= TASK REQUIREMENTS =
When the string "service" is part of a line below, that line should be copied.

= Dataset entries =
++++++++++++++++++++

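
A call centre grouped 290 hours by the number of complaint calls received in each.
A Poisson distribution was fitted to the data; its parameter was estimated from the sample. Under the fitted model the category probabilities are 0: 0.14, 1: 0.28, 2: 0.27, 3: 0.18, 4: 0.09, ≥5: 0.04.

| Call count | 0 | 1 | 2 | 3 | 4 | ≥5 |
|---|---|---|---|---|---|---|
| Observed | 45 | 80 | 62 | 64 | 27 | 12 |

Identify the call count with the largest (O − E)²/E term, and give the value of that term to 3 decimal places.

Expected counts E_i = n·p_i: 290×0.14 = 40.6, 290×0.28 = 81.2, 290×0.27 = 78.3, 290×0.18 = 52.2, 290×0.09 = 26.1, 290×0.04 = 11.6.
χ² = (45−40.6)²/40.6 + (80−81.2)²/81.2 + (62−78.3)²/78.3 + (64−52.2)²/52.2 + (27−26.1)²/26.1 + (12−11.6)²/11.6
   = 0.4768 + 0.0177 + 3.3932 + 2.6674 + 0.0310 + 0.0138
The largest term is for 2: 3.393.

2, 3.393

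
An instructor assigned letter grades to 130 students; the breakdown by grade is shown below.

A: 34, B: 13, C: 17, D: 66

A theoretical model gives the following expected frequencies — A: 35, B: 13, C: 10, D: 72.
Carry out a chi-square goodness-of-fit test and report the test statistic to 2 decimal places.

χ² = (34−35)²/35 + (13−13)²/13 + (17−10)²/10 + (66−72)²/72
   = 0.029 + 0.000 + 4.900 + 0.500
Sum = 5.43

5.43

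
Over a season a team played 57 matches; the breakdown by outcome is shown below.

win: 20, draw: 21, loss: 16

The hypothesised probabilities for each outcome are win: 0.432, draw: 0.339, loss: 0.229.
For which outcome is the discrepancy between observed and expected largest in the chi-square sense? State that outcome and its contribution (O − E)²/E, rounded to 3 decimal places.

Expected counts E_i = n·p_i: 57×0.432 = 24.624, 57×0.339 = 19.323, 57×0.229 = 13.053.
cat         O        E   (O−E)²/E
win        20   24.624     0.8683
draw       21   19.323     0.1455
loss       16   13.053     0.6653
The largest term is for win: 0.868.

win, 0.868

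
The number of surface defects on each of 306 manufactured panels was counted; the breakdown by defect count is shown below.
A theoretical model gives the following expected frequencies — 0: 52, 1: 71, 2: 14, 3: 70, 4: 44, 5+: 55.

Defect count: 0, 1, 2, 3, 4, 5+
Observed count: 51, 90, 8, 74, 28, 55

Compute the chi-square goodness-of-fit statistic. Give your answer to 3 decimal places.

13.722

0: (51 − 52)²/52 = 1/52 = 0.0192
1: (90 − 71)²/71 = 361/71 = 5.0845
2: (8 − 14)²/14 = 36/14 = 2.5714
3: (74 − 70)²/70 = 16/70 = 0.2286
4: (28 − 44)²/44 = 256/44 = 5.8182
5+: (55 − 55)²/55 = 0/55 = 0.0000
Sum = 13.722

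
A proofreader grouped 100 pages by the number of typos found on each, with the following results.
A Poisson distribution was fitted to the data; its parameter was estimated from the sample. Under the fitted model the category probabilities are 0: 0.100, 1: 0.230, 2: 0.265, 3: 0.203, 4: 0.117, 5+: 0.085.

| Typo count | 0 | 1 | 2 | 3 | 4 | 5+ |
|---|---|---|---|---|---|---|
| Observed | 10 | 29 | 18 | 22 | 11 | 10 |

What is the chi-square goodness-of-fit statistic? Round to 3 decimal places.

Expected counts E_i = n·p_i: 100×0.100 = 10, 100×0.230 = 23, 100×0.265 = 26.5, 100×0.203 = 20.3, 100×0.117 = 11.7, 100×0.085 = 8.5.
χ² = (10−10)²/10 + (29−23)²/23 + (18−26.5)²/26.5 + (22−20.3)²/20.3 + (11−11.7)²/11.7 + (10−8.5)²/8.5
   = 0.0000 + 1.5652 + 2.7264 + 0.1424 + 0.0419 + 0.2647
Sum = 4.741

4.741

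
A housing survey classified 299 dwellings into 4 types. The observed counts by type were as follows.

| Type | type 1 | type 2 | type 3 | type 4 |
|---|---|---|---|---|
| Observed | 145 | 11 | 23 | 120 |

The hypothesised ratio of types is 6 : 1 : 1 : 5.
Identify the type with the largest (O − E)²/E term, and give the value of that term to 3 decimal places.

Ratio total = 13. Expected counts: 299×6/13 = 138, 299×1/13 = 23, 299×1/13 = 23, 299×5/13 = 115.
cat         O        E   (O−E)²/E
type 1    145      138     0.3551
type 2     11       23     6.2609
type 3     23       23     0.0000
type 4    120      115     0.2174
The largest term is for type 2: 6.261.

type 2, 6.261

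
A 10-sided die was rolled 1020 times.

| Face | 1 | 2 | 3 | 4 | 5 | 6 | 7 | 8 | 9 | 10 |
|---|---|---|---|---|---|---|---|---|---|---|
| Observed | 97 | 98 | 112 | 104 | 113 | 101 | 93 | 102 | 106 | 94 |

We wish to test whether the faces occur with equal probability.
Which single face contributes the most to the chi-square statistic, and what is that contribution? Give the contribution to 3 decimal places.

5, 1.186

Under H₀ each category has probability 1/10, so each expected count is 1020/10 = 102.
χ² = (97−102)²/102 + (98−102)²/102 + (112−102)²/102 + (104−102)²/102 + (113−102)²/102 + (101−102)²/102 + (93−102)²/102 + (102−102)²/102 + (106−102)²/102 + (94−102)²/102
   = 0.2451 + 0.1569 + 0.9804 + 0.0392 + 1.1863 + 0.0098 + 0.7941 + 0.0000 + 0.1569 + 0.6275
The largest term is for 5: 1.186.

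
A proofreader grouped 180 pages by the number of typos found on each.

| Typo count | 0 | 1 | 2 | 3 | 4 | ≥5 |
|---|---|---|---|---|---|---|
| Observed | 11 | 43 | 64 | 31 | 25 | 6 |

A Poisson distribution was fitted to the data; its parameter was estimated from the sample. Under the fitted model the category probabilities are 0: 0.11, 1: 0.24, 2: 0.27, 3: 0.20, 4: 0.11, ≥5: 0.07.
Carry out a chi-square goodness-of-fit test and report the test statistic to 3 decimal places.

14.309

Expected counts E_i = n·p_i: 180×0.11 = 19.8, 180×0.24 = 43.2, 180×0.27 = 48.6, 180×0.20 = 36, 180×0.11 = 19.8, 180×0.07 = 12.6.
cat         O        E   (O−E)²/E
0          11     19.8     3.9111
1          43     43.2     0.0009
2          64     48.6     4.8798
3          31       36     0.6944
4          25     19.8     1.3657
≥5          6     12.6     3.4571
Sum = 14.309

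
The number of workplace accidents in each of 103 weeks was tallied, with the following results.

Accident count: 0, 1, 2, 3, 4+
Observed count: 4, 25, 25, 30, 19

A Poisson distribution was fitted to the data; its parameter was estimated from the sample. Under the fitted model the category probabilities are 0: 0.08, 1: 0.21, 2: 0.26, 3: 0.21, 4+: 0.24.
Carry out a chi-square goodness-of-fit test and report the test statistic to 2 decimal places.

7.39

Expected counts E_i = n·p_i: 103×0.08 = 8.24, 103×0.21 = 21.63, 103×0.26 = 26.78, 103×0.21 = 21.63, 103×0.24 = 24.72.
0: (4 − 8.24)²/8.24 = 17.9776/8.24 = 2.182
1: (25 − 21.63)²/21.63 = 11.3569/21.63 = 0.525
2: (25 − 26.78)²/26.78 = 3.1684/26.78 = 0.118
3: (30 − 21.63)²/21.63 = 70.0569/21.63 = 3.239
4+: (19 − 24.72)²/24.72 = 32.7184/24.72 = 1.324
Sum = 7.39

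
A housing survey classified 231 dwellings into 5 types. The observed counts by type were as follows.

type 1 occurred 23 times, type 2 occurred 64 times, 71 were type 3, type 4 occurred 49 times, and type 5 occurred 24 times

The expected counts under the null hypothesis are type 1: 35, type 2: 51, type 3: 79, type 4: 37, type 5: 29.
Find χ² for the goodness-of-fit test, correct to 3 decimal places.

12.992

χ² = (23−35)²/35 + (64−51)²/51 + (71−79)²/79 + (49−37)²/37 + (24−29)²/29
   = 4.1143 + 3.3137 + 0.8101 + 3.8919 + 0.8621
Sum = 12.992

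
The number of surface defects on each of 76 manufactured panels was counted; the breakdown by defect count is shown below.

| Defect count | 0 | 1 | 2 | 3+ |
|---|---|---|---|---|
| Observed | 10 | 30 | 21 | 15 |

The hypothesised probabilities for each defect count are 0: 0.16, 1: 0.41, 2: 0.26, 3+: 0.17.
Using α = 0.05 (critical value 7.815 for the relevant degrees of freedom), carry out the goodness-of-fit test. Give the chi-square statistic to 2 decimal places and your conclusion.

0.84; do not reject

Expected counts E_i = n·p_i: 76×0.16 = 12.16, 76×0.41 = 31.16, 76×0.26 = 19.76, 76×0.17 = 12.92.
cat         O        E   (O−E)²/E
0          10    12.16      0.384
1          30    31.16      0.043
2          21    19.76      0.078
3+         15    12.92      0.335
Sum = 0.84
df = 3. Since 0.84 < 7.815, we do not reject H₀.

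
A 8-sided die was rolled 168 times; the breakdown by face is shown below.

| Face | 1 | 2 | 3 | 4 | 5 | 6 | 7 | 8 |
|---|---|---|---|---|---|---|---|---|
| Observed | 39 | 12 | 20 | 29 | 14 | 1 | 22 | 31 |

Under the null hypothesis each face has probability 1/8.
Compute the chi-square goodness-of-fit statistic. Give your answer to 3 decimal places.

Under H₀ each category has probability 1/8, so each expected count is 168/8 = 21.
cat         O        E   (O−E)²/E
1          39       21    15.4286
2          12       21     3.8571
3          20       21     0.0476
4          29       21     3.0476
5          14       21     2.3333
6           1       21    19.0476
7          22       21     0.0476
8          31       21     4.7619
Sum = 48.571

48.571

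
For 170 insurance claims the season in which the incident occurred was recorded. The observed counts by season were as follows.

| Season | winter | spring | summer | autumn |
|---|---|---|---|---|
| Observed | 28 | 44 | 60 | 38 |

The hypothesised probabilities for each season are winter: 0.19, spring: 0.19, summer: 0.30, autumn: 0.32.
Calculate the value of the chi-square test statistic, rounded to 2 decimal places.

11.34

Expected counts E_i = n·p_i: 170×0.19 = 32.3, 170×0.19 = 32.3, 170×0.30 = 51, 170×0.32 = 54.4.
cat         O        E   (O−E)²/E
winter     28     32.3      0.572
spring     44     32.3      4.238
summer     60       51      1.588
autumn     38     54.4      4.944
Sum = 11.34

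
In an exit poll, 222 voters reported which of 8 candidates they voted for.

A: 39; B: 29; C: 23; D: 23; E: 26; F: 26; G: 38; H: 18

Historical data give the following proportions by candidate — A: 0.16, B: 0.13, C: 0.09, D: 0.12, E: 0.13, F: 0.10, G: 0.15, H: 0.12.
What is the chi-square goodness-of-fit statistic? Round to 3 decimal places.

Expected counts E_i = n·p_i: 222×0.16 = 35.52, 222×0.13 = 28.86, 222×0.09 = 19.98, 222×0.12 = 26.64, 222×0.13 = 28.86, 222×0.10 = 22.2, 222×0.15 = 33.3, 222×0.12 = 26.64.
cat         O        E   (O−E)²/E
A          39    35.52     0.3409
B          29    28.86     0.0007
C          23    19.98     0.4565
D          23    26.64     0.4974
E          26    28.86     0.2834
F          26     22.2     0.6505
G          38     33.3     0.6634
H          18    26.64     2.8022
Sum = 5.695

5.695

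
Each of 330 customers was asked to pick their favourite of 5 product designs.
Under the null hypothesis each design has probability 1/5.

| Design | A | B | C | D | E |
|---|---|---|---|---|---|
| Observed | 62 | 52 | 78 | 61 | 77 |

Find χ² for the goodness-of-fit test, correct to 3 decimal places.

Expected count for each of the 5 categories: 330/5 = 66.
cat         O        E   (O−E)²/E
A          62       66     0.2424
B          52       66     2.9697
C          78       66     2.1818
D          61       66     0.3788
E          77       66     1.8333
Sum = 7.606

7.606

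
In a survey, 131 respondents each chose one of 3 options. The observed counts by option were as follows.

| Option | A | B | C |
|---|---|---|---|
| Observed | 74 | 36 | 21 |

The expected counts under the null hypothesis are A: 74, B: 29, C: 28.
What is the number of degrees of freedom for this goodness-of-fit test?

There are k = 3 categories and no parameters were estimated from the data, so df = 3 − 1 = 2.

2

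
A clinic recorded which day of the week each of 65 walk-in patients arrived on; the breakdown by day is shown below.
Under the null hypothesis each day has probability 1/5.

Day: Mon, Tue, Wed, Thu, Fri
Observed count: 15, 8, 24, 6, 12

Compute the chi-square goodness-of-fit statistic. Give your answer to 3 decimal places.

Expected count for each of the 5 categories: 65/5 = 13.
χ² = (15−13)²/13 + (8−13)²/13 + (24−13)²/13 + (6−13)²/13 + (12−13)²/13
   = 0.3077 + 1.9231 + 9.3077 + 3.7692 + 0.0769
Sum = 15.385

15.385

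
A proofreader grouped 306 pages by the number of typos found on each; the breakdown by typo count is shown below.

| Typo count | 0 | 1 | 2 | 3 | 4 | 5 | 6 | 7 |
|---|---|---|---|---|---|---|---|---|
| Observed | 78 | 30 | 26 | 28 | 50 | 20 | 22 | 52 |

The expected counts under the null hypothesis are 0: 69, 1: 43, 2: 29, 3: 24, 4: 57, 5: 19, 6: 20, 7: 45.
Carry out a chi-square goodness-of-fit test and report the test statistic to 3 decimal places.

0: (78 − 69)²/69 = 81/69 = 1.1739
1: (30 − 43)²/43 = 169/43 = 3.9302
2: (26 − 29)²/29 = 9/29 = 0.3103
3: (28 − 24)²/24 = 16/24 = 0.6667
4: (50 − 57)²/57 = 49/57 = 0.8596
5: (20 − 19)²/19 = 1/19 = 0.0526
6: (22 − 20)²/20 = 4/20 = 0.2000
7: (52 − 45)²/45 = 49/45 = 1.0889
Sum = 8.282

8.282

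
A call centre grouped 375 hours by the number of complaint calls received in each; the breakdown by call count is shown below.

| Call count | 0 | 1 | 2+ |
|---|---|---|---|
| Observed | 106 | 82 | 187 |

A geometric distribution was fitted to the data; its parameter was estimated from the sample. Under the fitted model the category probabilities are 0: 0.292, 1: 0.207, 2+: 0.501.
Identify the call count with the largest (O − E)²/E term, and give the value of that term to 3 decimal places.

1, 0.247

Expected counts E_i = n·p_i: 375×0.292 = 109.5, 375×0.207 = 77.625, 375×0.501 = 187.875.
χ² = (106−109.5)²/109.5 + (82−77.625)²/77.625 + (187−187.875)²/187.875
   = 0.1119 + 0.2466 + 0.0041
The largest term is for 1: 0.247.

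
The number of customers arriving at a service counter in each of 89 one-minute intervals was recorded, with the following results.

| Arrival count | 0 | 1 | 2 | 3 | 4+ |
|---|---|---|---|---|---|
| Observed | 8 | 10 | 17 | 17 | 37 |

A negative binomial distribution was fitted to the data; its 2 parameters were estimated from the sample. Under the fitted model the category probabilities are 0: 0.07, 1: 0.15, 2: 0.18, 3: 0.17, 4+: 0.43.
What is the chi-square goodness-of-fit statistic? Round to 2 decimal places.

Expected counts E_i = n·p_i: 89×0.07 = 6.23, 89×0.15 = 13.35, 89×0.18 = 16.02, 89×0.17 = 15.13, 89×0.43 = 38.27.
cat         O        E   (O−E)²/E
0           8     6.23      0.503
1          10    13.35      0.841
2          17    16.02      0.060
3          17    15.13      0.231
4+         37    38.27      0.042
Sum = 1.68

1.68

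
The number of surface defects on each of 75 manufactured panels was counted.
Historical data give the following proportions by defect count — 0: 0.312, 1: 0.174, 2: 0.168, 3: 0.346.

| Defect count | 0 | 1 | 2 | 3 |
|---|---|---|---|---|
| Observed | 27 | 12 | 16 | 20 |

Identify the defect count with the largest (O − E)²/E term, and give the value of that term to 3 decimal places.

3, 1.364

Expected counts E_i = n·p_i: 75×0.312 = 23.4, 75×0.174 = 13.05, 75×0.168 = 12.6, 75×0.346 = 25.95.
cat         O        E   (O−E)²/E
0          27     23.4     0.5538
1          12    13.05     0.0845
2          16     12.6     0.9175
3          20    25.95     1.3643
The largest term is for 3: 1.364.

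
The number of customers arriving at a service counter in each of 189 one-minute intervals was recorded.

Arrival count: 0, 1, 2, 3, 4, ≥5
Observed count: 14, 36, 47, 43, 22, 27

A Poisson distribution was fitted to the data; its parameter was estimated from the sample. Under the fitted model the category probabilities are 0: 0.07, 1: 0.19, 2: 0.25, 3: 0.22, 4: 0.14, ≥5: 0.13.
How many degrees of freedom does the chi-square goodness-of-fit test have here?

4

There are k = 6 categories and 1 parameter estimated from the data, so df = 6 − 1 − 1 = 4.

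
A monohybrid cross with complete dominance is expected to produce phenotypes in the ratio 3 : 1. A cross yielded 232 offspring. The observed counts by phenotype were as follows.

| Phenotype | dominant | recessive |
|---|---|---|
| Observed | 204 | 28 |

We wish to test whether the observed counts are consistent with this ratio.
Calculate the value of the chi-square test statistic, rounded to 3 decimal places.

20.690

Ratio total = 4. Expected counts: 232×3/4 = 174, 232×1/4 = 58.
cat            O        E   (O−E)²/E
dominant     204      174     5.1724
recessive     28       58    15.5172
Sum = 20.690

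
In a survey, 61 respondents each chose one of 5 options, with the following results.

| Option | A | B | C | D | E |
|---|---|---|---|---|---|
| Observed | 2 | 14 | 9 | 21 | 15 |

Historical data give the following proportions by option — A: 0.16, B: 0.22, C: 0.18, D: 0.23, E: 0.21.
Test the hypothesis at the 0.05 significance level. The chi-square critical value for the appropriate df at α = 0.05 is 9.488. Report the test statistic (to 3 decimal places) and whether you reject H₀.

10.389; reject

Expected counts E_i = n·p_i: 61×0.16 = 9.76, 61×0.22 = 13.42, 61×0.18 = 10.98, 61×0.23 = 14.03, 61×0.21 = 12.81.
χ² = (2−9.76)²/9.76 + (14−13.42)²/13.42 + (9−10.98)²/10.98 + (21−14.03)²/14.03 + (15−12.81)²/12.81
   = 6.1698 + 0.0251 + 0.3570 + 3.4626 + 0.3744
Sum = 10.389
df = 4. Since 10.389 > 9.488, we reject H₀.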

++++++++++++++++++++

= ANSWER BELOW =
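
The number of customers arriving at a service counter in each of 89 one-minute intervals was recorded, with the following results.
The number of customers arriving at a service counter in each of 189 one-minute intervals was recorded.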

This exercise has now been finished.